Activity:
Show, in full, each line of the data that contains "Base".

Stored dataset items:
--
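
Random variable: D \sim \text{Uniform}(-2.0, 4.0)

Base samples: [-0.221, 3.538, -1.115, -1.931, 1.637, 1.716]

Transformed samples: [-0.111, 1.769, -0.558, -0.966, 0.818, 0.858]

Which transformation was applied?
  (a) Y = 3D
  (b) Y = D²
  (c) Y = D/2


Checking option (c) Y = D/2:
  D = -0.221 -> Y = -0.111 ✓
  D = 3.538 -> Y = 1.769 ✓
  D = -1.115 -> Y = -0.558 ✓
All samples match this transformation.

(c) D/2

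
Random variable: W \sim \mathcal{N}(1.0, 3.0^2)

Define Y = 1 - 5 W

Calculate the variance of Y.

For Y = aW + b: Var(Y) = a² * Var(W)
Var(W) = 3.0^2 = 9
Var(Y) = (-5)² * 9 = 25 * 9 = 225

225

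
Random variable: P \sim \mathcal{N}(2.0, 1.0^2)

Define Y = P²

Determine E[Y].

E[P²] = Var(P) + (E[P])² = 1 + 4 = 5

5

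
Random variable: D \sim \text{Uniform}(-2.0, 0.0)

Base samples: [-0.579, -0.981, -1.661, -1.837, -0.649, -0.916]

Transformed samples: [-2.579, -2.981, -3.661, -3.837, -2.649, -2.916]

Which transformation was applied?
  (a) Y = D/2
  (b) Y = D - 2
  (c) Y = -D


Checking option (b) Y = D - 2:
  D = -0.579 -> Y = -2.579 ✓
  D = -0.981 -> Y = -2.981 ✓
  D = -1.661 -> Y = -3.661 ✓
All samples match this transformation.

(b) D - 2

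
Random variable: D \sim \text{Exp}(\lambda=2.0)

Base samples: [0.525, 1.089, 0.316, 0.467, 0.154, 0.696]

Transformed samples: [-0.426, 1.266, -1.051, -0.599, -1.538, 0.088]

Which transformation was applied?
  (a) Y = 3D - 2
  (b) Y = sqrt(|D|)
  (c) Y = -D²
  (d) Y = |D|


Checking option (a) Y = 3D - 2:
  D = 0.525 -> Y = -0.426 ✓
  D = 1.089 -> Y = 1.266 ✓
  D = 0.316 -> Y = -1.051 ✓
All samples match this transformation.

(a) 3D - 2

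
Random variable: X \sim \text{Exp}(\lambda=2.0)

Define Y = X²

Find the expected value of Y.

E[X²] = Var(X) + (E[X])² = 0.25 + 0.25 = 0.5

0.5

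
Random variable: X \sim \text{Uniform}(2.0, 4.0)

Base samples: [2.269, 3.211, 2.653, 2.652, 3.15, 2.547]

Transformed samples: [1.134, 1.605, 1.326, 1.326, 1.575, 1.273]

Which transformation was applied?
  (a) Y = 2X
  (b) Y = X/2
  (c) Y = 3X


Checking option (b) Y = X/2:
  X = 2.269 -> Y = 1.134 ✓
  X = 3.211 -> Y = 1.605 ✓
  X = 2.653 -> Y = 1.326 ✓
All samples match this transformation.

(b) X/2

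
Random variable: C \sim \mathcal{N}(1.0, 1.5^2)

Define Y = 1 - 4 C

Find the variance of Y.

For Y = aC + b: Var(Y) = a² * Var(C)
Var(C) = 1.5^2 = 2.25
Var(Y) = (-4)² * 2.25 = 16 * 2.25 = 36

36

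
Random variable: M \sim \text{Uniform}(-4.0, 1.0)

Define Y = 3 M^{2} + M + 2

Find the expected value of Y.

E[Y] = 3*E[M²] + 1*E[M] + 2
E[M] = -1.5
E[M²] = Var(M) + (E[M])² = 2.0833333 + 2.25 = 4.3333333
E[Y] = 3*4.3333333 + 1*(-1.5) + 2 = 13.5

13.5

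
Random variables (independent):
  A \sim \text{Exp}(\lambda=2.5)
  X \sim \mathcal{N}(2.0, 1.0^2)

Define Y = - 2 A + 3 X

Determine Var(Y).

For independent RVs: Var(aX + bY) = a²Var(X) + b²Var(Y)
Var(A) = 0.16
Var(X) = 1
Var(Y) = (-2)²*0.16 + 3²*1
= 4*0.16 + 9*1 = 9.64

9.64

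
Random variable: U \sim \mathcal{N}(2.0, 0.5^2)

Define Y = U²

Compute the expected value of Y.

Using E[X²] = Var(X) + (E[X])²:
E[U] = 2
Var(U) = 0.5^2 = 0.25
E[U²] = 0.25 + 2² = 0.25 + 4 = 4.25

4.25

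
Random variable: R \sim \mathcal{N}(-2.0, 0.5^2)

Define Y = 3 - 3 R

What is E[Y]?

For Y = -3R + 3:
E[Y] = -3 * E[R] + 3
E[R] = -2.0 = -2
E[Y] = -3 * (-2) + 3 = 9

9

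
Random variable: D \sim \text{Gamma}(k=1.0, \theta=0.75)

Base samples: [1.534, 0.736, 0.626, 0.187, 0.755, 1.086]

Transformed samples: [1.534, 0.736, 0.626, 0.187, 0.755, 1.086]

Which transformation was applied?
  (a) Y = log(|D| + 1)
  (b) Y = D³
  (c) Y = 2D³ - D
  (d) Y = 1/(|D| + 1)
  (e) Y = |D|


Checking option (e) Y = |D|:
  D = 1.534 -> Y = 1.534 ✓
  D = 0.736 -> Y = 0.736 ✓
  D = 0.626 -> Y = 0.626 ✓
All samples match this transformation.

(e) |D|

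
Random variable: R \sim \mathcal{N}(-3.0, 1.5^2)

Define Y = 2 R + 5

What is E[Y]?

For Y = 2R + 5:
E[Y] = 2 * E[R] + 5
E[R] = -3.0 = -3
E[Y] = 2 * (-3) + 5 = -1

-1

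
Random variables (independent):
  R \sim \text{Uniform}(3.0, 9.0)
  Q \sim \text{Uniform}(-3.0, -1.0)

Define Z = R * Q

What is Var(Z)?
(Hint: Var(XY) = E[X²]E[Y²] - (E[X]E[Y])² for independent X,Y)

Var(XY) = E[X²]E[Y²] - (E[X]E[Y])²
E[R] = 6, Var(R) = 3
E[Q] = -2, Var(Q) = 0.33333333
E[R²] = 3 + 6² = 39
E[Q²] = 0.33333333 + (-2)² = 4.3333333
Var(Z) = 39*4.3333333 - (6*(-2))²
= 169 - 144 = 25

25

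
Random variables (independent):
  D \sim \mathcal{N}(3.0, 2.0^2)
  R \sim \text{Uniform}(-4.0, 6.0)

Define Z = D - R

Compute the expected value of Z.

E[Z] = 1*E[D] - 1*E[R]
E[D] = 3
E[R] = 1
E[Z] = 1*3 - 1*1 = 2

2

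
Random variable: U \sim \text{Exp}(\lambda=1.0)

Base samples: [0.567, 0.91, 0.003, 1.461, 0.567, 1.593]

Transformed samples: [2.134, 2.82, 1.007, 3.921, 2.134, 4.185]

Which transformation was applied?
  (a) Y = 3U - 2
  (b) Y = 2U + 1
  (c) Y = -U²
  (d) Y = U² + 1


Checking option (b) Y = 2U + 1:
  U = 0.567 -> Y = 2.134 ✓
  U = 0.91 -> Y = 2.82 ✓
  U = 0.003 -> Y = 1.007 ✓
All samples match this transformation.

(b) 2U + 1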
--
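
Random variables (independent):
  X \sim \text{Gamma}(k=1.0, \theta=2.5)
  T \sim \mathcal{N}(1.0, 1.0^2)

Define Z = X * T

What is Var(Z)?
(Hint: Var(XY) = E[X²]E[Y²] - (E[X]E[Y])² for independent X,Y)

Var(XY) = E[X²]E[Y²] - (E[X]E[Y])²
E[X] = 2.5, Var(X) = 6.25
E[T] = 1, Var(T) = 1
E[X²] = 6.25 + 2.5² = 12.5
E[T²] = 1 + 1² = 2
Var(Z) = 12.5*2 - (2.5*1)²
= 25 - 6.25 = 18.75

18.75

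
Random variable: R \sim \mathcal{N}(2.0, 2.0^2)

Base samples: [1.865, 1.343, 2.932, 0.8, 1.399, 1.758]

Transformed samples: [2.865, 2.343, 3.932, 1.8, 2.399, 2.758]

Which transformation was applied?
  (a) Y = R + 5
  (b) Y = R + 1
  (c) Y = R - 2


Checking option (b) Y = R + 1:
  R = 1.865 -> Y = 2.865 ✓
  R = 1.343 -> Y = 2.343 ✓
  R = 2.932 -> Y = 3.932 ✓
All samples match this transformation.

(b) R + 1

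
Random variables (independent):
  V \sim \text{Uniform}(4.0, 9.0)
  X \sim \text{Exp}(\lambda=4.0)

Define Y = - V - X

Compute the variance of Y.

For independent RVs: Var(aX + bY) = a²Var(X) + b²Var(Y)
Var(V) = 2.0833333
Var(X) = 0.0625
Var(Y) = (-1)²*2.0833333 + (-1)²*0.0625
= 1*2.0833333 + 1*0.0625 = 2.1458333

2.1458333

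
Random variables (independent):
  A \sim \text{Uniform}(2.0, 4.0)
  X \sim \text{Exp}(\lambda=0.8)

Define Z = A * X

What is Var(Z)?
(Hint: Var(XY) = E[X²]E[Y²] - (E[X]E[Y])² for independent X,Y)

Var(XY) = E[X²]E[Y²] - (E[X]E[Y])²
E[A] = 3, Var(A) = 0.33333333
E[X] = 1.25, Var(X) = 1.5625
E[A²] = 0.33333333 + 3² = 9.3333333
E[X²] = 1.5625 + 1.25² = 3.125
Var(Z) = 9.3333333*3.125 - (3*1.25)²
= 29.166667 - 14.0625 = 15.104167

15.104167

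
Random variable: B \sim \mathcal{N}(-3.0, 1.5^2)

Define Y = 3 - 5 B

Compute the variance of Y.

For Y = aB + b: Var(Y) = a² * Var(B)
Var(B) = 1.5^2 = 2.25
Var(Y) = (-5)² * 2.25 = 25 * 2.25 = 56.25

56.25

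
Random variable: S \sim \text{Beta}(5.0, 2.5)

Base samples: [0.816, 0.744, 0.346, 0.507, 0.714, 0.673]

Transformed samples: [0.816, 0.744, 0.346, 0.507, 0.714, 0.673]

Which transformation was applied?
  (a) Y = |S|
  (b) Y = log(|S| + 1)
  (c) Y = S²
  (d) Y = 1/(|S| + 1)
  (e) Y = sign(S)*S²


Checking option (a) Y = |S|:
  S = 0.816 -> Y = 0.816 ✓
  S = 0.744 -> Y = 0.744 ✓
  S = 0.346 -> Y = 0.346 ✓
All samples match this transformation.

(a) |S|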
--
Answer to the problem:
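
Base samples: [-0.221, 3.538, -1.115, -1.931, 1.637, 1.716]
Base samples: [-0.579, -0.981, -1.661, -1.837, -0.649, -0.916]
Base samples: [0.525, 1.089, 0.316, 0.467, 0.154, 0.696]
Base samples: [2.269, 3.211, 2.653, 2.652, 3.15, 2.547]
Base samples: [1.534, 0.736, 0.626, 0.187, 0.755, 1.086]
Base samples: [0.567, 0.91, 0.003, 1.461, 0.567, 1.593]
Base samples: [1.865, 1.343, 2.932, 0.8, 1.399, 1.758]
Base samples: [0.816, 0.744, 0.346, 0.507, 0.714, 0.673]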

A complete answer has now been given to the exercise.